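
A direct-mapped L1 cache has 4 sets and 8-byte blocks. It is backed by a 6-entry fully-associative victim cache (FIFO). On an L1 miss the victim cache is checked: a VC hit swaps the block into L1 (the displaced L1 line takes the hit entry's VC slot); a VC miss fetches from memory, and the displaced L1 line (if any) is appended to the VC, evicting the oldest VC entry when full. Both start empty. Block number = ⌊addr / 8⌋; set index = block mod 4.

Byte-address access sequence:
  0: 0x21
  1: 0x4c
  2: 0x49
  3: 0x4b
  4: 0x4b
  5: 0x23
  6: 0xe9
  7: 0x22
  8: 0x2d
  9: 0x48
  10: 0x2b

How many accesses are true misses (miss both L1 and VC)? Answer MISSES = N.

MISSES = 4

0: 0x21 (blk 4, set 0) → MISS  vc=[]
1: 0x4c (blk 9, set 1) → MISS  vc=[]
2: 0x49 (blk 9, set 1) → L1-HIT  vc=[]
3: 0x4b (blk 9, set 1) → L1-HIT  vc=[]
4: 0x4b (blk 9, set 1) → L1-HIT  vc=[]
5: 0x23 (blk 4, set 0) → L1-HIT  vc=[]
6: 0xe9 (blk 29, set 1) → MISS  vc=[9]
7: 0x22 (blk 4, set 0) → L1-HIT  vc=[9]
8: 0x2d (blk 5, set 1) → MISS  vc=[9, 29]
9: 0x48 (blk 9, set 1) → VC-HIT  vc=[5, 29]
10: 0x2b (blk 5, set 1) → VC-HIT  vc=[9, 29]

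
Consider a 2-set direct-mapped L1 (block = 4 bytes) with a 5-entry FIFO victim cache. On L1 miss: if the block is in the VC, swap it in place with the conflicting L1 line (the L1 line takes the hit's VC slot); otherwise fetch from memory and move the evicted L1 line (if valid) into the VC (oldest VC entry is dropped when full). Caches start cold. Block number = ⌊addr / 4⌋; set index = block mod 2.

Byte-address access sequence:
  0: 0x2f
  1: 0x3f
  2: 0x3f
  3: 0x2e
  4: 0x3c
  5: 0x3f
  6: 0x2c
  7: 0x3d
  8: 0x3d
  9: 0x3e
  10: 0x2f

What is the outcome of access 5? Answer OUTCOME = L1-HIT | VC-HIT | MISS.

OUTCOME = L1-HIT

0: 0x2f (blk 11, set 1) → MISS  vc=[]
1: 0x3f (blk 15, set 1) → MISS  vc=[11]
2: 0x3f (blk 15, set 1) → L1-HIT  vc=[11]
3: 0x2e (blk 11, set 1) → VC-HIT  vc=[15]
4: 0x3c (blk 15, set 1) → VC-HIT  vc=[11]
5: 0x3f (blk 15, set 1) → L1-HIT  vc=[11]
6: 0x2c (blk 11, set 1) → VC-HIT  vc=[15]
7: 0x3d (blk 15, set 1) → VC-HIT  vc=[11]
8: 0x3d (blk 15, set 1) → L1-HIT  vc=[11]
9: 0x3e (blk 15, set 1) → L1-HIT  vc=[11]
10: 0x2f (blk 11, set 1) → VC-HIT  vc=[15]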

-------

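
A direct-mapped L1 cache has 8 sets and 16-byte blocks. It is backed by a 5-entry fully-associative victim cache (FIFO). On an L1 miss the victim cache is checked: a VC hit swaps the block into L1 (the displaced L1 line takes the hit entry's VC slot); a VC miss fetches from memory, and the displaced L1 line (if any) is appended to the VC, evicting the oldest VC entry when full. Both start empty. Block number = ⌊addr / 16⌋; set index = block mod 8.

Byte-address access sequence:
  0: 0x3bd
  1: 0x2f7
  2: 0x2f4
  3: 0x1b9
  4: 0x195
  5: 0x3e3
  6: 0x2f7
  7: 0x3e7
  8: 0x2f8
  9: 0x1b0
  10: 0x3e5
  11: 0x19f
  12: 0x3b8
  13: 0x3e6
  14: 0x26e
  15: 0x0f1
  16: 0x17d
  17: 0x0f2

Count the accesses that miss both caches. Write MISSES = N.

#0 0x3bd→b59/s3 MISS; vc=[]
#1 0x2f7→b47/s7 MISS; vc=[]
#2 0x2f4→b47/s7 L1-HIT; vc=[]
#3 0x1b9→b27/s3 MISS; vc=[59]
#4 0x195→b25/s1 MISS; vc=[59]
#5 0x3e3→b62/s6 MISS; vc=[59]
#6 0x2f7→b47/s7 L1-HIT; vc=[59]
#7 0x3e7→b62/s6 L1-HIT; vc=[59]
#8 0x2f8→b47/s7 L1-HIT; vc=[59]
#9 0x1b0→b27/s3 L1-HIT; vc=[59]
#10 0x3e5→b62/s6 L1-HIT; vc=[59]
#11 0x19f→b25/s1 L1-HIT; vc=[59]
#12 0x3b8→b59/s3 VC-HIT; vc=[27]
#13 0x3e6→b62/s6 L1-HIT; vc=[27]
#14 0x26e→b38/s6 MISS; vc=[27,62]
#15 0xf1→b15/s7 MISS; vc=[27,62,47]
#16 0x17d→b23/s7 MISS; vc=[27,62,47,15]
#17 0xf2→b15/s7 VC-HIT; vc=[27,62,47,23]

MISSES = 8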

-------

* Exercise details *
In the records above, each line with the string "fully" should be copied.

* Response to this task *
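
A direct-mapped L1 cache has 4 sets and 8-byte blocks. It is backed by a 6-entry fully-associative victim cache (FIFO). On an L1 miss the victim cache is checked: a VC hit swaps the block into L1 (the displaced L1 line takes the hit entry's VC slot); a VC miss fetches from memory, and the displaced L1 line (if any) is appended to the VC, evicting the oldest VC entry when full. Both start empty. Block number = ⌊addr / 8⌋; set index = block mod 4.
A direct-mapped L1 cache has 8 sets and 16-byte blocks. It is backed by a 5-entry fully-associative victim cache (FIFO). On an L1 miss the victim cache is checked: a VC hit swaps the block into L1 (the displaced L1 line takes the hit entry's VC slot); a VC miss fetches from memory, and the displaced L1 line (if any) is appended to the VC, evicting the oldest VC entry when full. Both start empty. Block number = ⌊addr / 16⌋; set index = block mod 8.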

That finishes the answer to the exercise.